*** Record set Section Begins ***

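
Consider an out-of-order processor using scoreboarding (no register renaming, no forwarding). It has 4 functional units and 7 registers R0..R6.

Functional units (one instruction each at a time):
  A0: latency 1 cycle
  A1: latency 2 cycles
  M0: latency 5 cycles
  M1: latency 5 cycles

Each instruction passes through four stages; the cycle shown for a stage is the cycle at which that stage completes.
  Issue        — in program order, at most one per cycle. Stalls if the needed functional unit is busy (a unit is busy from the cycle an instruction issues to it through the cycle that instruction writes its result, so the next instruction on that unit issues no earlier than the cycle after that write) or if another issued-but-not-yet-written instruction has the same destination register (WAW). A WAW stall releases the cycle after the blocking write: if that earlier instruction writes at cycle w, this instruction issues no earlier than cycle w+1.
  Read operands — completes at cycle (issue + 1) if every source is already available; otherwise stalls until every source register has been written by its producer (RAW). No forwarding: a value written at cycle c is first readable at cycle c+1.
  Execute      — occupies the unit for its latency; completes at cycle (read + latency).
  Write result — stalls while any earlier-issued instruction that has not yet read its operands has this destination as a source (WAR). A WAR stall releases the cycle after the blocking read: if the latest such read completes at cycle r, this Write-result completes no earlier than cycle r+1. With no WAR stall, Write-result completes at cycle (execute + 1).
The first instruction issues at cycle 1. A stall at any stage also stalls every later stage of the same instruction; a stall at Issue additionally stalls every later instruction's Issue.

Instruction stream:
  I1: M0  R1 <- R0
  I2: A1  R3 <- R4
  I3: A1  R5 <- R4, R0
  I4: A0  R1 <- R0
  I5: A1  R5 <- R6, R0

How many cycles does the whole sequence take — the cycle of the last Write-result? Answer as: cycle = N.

cycle = 16

t=1  I1→M0
t=2  I1 RO · I2→A1
t=3  I2 RO
t=5  I2 EX
t=6  I2 WR R3
t=7  I1 EX · I3→A1
t=8  I1 WR R1 · I3 RO
t=9  I4→A0
t=10  I3 EX · I4 RO
t=11  I3 WR R5 · I4 EX
t=12  I4 WR R1 · I5→A1
t=13  I5 RO
t=15  I5 EX
t=16  I5 WR R5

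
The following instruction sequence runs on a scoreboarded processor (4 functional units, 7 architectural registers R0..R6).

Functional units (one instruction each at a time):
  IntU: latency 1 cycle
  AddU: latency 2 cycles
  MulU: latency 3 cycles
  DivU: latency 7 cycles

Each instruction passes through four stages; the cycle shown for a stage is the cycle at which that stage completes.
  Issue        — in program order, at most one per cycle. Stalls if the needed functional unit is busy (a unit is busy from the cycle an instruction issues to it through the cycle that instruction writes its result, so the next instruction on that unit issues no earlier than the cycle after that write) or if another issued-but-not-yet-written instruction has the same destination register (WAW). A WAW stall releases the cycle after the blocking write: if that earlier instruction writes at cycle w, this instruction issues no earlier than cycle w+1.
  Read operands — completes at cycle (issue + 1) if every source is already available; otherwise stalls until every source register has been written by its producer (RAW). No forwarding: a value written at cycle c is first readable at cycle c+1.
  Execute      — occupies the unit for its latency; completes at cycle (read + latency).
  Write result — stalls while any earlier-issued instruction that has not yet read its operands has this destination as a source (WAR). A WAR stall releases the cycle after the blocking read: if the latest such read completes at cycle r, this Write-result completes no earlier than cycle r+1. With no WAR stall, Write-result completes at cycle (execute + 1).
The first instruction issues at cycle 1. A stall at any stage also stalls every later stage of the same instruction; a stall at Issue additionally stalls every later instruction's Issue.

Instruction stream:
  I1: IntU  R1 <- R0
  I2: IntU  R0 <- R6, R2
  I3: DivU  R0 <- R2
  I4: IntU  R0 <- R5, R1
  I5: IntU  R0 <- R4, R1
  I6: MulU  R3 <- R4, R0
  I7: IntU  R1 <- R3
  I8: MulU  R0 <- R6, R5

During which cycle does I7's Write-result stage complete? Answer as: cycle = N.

cycle = 34

  I1 | 1 | 2 | 3 | 4
  I2 | 5 | 6 | 7 | 8   struct: IntU busy until I1 writes@4
  I3 | 9 | 10 | 17 | 18   WAW R0: wait I2 write@8
  I4 | 19 | 20 | 21 | 22   WAW R0: wait I3 write@18
  I5 | 23 | 24 | 25 | 26   struct: IntU busy until I4 writes@22
  I6 | 24 | 27 | 30 | 31   RAW R0: wait I5 write@26
  I7 | 27 | 32 | 33 | 34   struct: IntU busy until I5 writes@26 · RAW R3: wait I6 write@31
  I8 | 32 | 33 | 36 | 37   struct: MulU busy until I6 writes@31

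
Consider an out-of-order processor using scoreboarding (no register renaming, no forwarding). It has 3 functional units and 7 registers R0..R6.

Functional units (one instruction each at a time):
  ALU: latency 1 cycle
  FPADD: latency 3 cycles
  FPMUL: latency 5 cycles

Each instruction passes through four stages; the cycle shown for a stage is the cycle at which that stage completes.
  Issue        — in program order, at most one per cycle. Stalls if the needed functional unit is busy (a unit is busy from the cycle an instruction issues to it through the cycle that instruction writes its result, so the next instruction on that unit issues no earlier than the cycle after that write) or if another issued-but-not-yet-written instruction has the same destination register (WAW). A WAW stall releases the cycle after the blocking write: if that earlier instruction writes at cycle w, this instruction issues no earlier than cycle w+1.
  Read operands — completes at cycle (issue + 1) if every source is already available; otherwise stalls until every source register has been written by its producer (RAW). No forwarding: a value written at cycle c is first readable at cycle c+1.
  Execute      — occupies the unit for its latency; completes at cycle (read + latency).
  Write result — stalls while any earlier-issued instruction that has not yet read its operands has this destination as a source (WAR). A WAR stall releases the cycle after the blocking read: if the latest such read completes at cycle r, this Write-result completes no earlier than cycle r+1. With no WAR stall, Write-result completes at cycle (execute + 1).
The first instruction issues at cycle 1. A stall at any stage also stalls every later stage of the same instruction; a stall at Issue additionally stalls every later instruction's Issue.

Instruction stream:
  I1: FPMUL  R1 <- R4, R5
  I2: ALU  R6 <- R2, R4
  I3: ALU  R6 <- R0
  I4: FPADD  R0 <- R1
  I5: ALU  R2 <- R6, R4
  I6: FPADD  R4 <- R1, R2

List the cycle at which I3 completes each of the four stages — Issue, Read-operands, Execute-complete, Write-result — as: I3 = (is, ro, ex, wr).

I3 = (6, 7, 8, 9)

I1: IS=1 RO=2 EX=7 WR=8
I2: IS=2 RO=3 EX=4 WR=5
I3: IS=6 RO=7 EX=8 WR=9  [struct: ALU busy until I2 writes@5]
I4: IS=7 RO=9 EX=12 WR=13  [RAW R1: wait I1 write@8]
I5: IS=10 RO=11 EX=12 WR=13  [struct: ALU busy until I3 writes@9]
I6: IS=14 RO=15 EX=18 WR=19  [struct: FPADD busy until I4 writes@13]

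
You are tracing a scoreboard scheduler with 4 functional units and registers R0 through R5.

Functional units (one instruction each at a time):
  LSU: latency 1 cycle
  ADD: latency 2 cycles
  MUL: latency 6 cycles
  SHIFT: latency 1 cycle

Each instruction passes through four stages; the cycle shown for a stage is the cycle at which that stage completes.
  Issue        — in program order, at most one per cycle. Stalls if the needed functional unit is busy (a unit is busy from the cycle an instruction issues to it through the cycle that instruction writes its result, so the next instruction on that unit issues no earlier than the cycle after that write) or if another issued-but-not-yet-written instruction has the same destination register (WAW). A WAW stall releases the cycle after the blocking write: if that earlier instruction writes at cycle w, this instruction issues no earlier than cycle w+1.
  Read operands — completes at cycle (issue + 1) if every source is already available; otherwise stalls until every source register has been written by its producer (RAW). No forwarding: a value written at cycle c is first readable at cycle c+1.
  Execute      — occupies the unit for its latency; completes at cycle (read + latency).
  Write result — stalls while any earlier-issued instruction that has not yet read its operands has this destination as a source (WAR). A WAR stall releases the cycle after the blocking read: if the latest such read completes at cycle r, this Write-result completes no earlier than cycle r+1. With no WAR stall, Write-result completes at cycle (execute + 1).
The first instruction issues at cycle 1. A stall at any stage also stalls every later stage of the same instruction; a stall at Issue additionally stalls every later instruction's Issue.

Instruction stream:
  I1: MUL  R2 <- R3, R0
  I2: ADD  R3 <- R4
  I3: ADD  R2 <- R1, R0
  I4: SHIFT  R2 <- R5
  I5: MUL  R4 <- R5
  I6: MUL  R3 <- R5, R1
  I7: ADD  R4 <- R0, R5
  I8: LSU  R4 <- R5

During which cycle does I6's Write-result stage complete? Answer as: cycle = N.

cycle = 33

I1 -> (1, 2, 8, 9)
I2 -> (2, 3, 5, 6)
I3 -> (10, 11, 13, 14)  // WAW R2: wait I1 write@9
I4 -> (15, 16, 17, 18)  // WAW R2: wait I3 write@14
I5 -> (16, 17, 23, 24)
I6 -> (25, 26, 32, 33)  // struct: MUL busy until I5 writes@24
I7 -> (26, 27, 29, 30)
I8 -> (31, 32, 33, 34)  // WAW R4: wait I7 write@30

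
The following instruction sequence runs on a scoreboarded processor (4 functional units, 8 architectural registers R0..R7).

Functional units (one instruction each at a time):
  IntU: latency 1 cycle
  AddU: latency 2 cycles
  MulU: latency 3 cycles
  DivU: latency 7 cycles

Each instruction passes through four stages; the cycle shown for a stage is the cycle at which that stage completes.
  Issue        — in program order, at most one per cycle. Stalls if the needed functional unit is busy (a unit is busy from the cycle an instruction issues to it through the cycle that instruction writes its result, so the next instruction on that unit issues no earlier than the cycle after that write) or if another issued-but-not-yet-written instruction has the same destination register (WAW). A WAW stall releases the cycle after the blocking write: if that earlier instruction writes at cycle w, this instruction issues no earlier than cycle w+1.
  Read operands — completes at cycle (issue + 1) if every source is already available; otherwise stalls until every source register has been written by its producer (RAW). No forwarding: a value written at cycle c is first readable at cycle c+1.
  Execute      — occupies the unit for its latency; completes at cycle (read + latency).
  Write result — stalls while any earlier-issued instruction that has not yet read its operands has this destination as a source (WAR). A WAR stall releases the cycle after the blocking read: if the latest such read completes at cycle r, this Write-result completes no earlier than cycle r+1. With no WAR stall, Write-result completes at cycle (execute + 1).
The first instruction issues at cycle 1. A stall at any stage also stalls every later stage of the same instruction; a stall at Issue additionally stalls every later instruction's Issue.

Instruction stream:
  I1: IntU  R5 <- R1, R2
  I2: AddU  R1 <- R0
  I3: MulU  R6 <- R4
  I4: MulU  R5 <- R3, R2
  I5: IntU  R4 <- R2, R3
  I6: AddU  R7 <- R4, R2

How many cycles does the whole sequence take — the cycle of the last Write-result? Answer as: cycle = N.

cycle = 17

I1 -> (1, 2, 3, 4)
I2 -> (2, 3, 5, 6)
I3 -> (3, 4, 7, 8)
I4 -> (9, 10, 13, 14)  // struct: MulU busy until I3 writes@8
I5 -> (10, 11, 12, 13)
I6 -> (11, 14, 16, 17)  // RAW R4: wait I5 write@13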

*** Record set Section Ends ***

Would you retype the lines above from the one with "R0 <- R5, R1" down to the one with "R0 <- R6, R5", word for word, both ends included and no other lines?

→ Answer box:
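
  I4: IntU  R0 <- R5, R1
  I5: IntU  R0 <- R4, R1
  I6: MulU  R3 <- R4, R0
  I7: IntU  R1 <- R3
  I8: MulU  R0 <- R6, R5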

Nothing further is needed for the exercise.